▶ _What is needed_:
Keeping every word in place, write out the entries that come next.

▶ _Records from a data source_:
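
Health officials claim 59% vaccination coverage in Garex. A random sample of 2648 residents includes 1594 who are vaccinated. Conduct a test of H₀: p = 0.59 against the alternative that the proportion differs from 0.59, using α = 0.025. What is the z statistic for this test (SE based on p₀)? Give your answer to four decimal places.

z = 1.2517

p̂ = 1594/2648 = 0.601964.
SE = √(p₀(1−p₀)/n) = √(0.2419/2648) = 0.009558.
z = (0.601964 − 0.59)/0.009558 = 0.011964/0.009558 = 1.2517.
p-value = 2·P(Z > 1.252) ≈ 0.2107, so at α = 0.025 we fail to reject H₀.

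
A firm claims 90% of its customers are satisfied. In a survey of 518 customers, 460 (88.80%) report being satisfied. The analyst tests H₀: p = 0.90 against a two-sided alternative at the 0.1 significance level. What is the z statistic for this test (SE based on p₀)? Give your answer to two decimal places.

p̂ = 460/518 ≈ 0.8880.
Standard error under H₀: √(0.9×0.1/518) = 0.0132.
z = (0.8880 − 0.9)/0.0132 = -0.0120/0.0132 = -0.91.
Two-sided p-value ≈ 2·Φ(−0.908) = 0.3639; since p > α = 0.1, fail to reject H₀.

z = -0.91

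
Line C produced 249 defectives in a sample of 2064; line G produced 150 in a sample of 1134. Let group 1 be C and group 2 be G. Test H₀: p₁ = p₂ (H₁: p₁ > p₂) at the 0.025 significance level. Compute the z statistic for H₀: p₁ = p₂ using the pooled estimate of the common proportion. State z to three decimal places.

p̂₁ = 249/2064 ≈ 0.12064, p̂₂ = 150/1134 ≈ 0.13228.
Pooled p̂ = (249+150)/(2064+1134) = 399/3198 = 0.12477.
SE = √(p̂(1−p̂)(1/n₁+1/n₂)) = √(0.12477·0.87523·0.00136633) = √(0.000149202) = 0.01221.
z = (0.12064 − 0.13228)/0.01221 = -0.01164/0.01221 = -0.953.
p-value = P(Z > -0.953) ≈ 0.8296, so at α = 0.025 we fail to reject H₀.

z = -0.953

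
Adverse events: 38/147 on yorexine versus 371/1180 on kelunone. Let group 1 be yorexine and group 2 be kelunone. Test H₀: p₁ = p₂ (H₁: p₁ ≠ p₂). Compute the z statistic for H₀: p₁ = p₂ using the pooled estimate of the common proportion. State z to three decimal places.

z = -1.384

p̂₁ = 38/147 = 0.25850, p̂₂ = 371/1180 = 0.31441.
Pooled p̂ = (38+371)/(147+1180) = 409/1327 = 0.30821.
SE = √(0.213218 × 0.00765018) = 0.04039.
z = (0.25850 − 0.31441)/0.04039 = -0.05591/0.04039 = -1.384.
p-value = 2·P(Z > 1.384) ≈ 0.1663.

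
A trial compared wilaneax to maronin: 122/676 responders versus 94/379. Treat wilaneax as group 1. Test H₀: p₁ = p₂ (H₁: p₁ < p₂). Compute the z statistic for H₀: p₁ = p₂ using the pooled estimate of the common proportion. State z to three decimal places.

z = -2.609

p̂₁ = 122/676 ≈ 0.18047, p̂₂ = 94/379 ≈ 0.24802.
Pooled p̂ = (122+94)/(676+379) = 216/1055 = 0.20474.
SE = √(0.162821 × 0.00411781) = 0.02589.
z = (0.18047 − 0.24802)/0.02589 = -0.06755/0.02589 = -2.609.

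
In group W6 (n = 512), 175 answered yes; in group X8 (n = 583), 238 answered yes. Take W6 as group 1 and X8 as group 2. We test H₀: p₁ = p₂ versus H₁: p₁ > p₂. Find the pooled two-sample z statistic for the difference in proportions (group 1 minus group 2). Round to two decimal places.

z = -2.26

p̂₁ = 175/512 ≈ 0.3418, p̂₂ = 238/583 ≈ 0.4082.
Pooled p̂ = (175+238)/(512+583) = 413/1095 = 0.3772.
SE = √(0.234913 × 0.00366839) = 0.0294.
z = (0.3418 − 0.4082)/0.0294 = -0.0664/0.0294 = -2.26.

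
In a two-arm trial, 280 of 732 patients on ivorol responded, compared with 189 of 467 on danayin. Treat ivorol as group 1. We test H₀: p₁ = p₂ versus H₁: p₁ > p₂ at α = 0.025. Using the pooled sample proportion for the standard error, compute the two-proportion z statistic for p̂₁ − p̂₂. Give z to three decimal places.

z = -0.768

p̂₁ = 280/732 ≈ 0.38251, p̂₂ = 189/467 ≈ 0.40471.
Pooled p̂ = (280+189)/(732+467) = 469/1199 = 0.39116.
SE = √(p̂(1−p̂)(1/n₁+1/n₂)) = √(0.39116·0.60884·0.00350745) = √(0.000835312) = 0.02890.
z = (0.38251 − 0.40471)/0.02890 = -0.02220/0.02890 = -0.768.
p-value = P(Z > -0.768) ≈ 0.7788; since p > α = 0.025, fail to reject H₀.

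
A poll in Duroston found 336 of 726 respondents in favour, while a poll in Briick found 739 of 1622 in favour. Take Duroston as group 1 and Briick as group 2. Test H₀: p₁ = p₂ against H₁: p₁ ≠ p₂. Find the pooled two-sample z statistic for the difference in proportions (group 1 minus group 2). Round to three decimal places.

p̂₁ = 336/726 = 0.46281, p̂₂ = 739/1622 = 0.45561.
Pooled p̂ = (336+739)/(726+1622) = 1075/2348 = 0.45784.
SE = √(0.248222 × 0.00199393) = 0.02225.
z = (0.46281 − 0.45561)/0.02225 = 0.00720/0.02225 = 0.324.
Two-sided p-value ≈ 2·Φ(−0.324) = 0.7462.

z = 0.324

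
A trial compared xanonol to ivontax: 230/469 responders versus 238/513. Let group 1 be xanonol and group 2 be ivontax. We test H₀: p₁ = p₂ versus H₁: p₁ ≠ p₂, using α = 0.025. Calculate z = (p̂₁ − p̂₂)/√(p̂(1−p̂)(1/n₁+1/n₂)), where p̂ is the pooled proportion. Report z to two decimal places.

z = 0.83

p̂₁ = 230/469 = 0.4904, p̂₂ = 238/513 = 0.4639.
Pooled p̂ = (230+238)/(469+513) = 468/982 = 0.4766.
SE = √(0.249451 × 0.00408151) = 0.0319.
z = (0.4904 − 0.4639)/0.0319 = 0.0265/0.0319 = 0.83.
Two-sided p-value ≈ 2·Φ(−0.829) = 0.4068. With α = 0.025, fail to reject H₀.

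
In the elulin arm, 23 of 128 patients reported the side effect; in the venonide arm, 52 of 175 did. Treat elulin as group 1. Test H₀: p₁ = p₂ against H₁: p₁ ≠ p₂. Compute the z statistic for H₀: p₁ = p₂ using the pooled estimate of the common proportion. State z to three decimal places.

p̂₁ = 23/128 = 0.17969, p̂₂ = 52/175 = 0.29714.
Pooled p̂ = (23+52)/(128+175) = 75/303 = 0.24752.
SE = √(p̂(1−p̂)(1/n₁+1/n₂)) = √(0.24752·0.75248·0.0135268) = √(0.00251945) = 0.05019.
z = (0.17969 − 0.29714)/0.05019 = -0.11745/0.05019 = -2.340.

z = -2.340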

▶ _Reply to the task_:
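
Health officials claim 59% vaccination coverage in Garex. A random sample of 2648 residents includes 1594 who are vaccinated. Conduct a test of H₀: p = 0.59 against the alternative that the proportion differs from 0.59, using α = 0.025. What is the z statistic for this test (SE based on p₀)? Give your answer to four decimal places.

z = 1.2517

p̂ = 1594/2648 = 0.601964.
SE = √(p₀(1−p₀)/n) = √(0.2419/2648) = 0.009558.
z = (0.601964 − 0.59)/0.009558 = 0.011964/0.009558 = 1.2517.
p-value = 2·P(Z > 1.252) ≈ 0.2107, so at α = 0.025 we fail to reject H₀.

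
A firm claims 90% of its customers are satisfied. In a survey of 518 customers, 460 (88.80%) report being satisfied. The analyst tests H₀: p = 0.90 against a two-sided alternative at the 0.1 significance level. What is the z statistic for this test (SE based on p₀)? Give your answer to two decimal places.

p̂ = 460/518 ≈ 0.8880.
Standard error under H₀: √(0.9×0.1/518) = 0.0132.
z = (0.8880 − 0.9)/0.0132 = -0.0120/0.0132 = -0.91.
Two-sided p-value ≈ 2·Φ(−0.908) = 0.3639; since p > α = 0.1, fail to reject H₀.

z = -0.91

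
Line C produced 249 defectives in a sample of 2064; line G produced 150 in a sample of 1134. Let group 1 be C and group 2 be G. Test H₀: p₁ = p₂ (H₁: p₁ > p₂) at the 0.025 significance level. Compute the z statistic for H₀: p₁ = p₂ using the pooled estimate of the common proportion. State z to three decimal places.

p̂₁ = 249/2064 ≈ 0.12064, p̂₂ = 150/1134 ≈ 0.13228.
Pooled p̂ = (249+150)/(2064+1134) = 399/3198 = 0.12477.
SE = √(p̂(1−p̂)(1/n₁+1/n₂)) = √(0.12477·0.87523·0.00136633) = √(0.000149202) = 0.01221.
z = (0.12064 − 0.13228)/0.01221 = -0.01164/0.01221 = -0.953.
p-value = P(Z > -0.953) ≈ 0.8296, so at α = 0.025 we fail to reject H₀.

z = -0.953

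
Adverse events: 38/147 on yorexine versus 371/1180 on kelunone. Let group 1 be yorexine and group 2 be kelunone. Test H₀: p₁ = p₂ (H₁: p₁ ≠ p₂). Compute the z statistic for H₀: p₁ = p₂ using the pooled estimate of the common proportion. State z to three decimal places.

z = -1.384

p̂₁ = 38/147 = 0.25850, p̂₂ = 371/1180 = 0.31441.
Pooled p̂ = (38+371)/(147+1180) = 409/1327 = 0.30821.
SE = √(0.213218 × 0.00765018) = 0.04039.
z = (0.25850 − 0.31441)/0.04039 = -0.05591/0.04039 = -1.384.
p-value = 2·P(Z > 1.384) ≈ 0.1663.

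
A trial compared wilaneax to maronin: 122/676 responders versus 94/379. Treat wilaneax as group 1. Test H₀: p₁ = p₂ (H₁: p₁ < p₂). Compute the z statistic for H₀: p₁ = p₂ using the pooled estimate of the common proportion. State z to three decimal places.

z = -2.609

p̂₁ = 122/676 ≈ 0.18047, p̂₂ = 94/379 ≈ 0.24802.
Pooled p̂ = (122+94)/(676+379) = 216/1055 = 0.20474.
SE = √(0.162821 × 0.00411781) = 0.02589.
z = (0.18047 − 0.24802)/0.02589 = -0.06755/0.02589 = -2.609.

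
In group W6 (n = 512), 175 answered yes; in group X8 (n = 583), 238 answered yes. Take W6 as group 1 and X8 as group 2. We test H₀: p₁ = p₂ versus H₁: p₁ > p₂. Find the pooled two-sample z statistic for the difference in proportions (group 1 minus group 2). Round to two decimal places.

z = -2.26

p̂₁ = 175/512 ≈ 0.3418, p̂₂ = 238/583 ≈ 0.4082.
Pooled p̂ = (175+238)/(512+583) = 413/1095 = 0.3772.
SE = √(0.234913 × 0.00366839) = 0.0294.
z = (0.3418 − 0.4082)/0.0294 = -0.0664/0.0294 = -2.26.

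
In a two-arm trial, 280 of 732 patients on ivorol responded, compared with 189 of 467 on danayin. Treat ivorol as group 1. We test H₀: p₁ = p₂ versus H₁: p₁ > p₂ at α = 0.025. Using the pooled sample proportion for the standard error, compute the two-proportion z statistic for p̂₁ − p̂₂. Give z to three decimal places.

z = -0.768

p̂₁ = 280/732 ≈ 0.38251, p̂₂ = 189/467 ≈ 0.40471.
Pooled p̂ = (280+189)/(732+467) = 469/1199 = 0.39116.
SE = √(p̂(1−p̂)(1/n₁+1/n₂)) = √(0.39116·0.60884·0.00350745) = √(0.000835312) = 0.02890.
z = (0.38251 − 0.40471)/0.02890 = -0.02220/0.02890 = -0.768.
p-value = P(Z > -0.768) ≈ 0.7788; since p > α = 0.025, fail to reject H₀.

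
A poll in Duroston found 336 of 726 respondents in favour, while a poll in Briick found 739 of 1622 in favour. Take Duroston as group 1 and Briick as group 2. Test H₀: p₁ = p₂ against H₁: p₁ ≠ p₂. Find the pooled two-sample z statistic for the difference in proportions (group 1 minus group 2). Round to three decimal places.

p̂₁ = 336/726 = 0.46281, p̂₂ = 739/1622 = 0.45561.
Pooled p̂ = (336+739)/(726+1622) = 1075/2348 = 0.45784.
SE = √(0.248222 × 0.00199393) = 0.02225.
z = (0.46281 − 0.45561)/0.02225 = 0.00720/0.02225 = 0.324.
Two-sided p-value ≈ 2·Φ(−0.324) = 0.7462.

z = 0.324

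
A trial compared xanonol to ivontax: 230/469 responders versus 238/513. Let group 1 be xanonol and group 2 be ivontax. We test H₀: p₁ = p₂ versus H₁: p₁ ≠ p₂, using α = 0.025. Calculate z = (p̂₁ − p̂₂)/√(p̂(1−p̂)(1/n₁+1/n₂)), where p̂ is the pooled proportion. Report z to two decimal places.

z = 0.83

p̂₁ = 230/469 = 0.4904, p̂₂ = 238/513 = 0.4639.
Pooled p̂ = (230+238)/(469+513) = 468/982 = 0.4766.
SE = √(0.249451 × 0.00408151) = 0.0319.
z = (0.4904 − 0.4639)/0.0319 = 0.0265/0.0319 = 0.83.
Two-sided p-value ≈ 2·Φ(−0.829) = 0.4068. With α = 0.025, fail to reject H₀.

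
In the elulin arm, 23 of 128 patients reported the side effect; in the venonide arm, 52 of 175 did. Treat elulin as group 1. Test H₀: p₁ = p₂ against H₁: p₁ ≠ p₂. Compute the z statistic for H₀: p₁ = p₂ using the pooled estimate of the common proportion. State z to three decimal places.

p̂₁ = 23/128 = 0.17969, p̂₂ = 52/175 = 0.29714.
Pooled p̂ = (23+52)/(128+175) = 75/303 = 0.24752.
SE = √(p̂(1−p̂)(1/n₁+1/n₂)) = √(0.24752·0.75248·0.0135268) = √(0.00251945) = 0.05019.
z = (0.17969 − 0.29714)/0.05019 = -0.11745/0.05019 = -2.340.

z = -2.340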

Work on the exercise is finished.